Scan the records for the word "What". Copy each line that includes it.

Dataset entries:
_ _ _ _ _

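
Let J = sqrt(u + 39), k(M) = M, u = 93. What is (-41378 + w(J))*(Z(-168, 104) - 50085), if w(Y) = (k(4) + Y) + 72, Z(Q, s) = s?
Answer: 2064315262 - 99962*sqrt(33) ≈ 2.0637e+9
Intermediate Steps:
J = 2*sqrt(33) (J = sqrt(93 + 39) = sqrt(132) = 2*sqrt(33) ≈ 11.489)
w(Y) = 76 + Y (w(Y) = (4 + Y) + 72 = 76 + Y)
(-41378 + w(J))*(Z(-168, 104) - 50085) = (-41378 + (76 + 2*sqrt(33)))*(104 - 50085) = (-41302 + 2*sqrt(33))*(-49981) = 2064315262 - 99962*sqrt(33)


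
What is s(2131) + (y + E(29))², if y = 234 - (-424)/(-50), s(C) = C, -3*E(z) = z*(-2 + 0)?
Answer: 349223371/5625 ≈ 62084.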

_ _ _ _ _

RESULT OF THE EXERCISE>
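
Let J = sqrt(u + 39), k(M) = M, u = 93. What is (-41378 + w(J))*(Z(-168, 104) - 50085), if w(Y) = (k(4) + Y) + 72, Z(Q, s) = s?
What is s(2131) + (y + E(29))², if y = 234 - (-424)/(-50), s(C) = C, -3*E(z) = z*(-2 + 0)?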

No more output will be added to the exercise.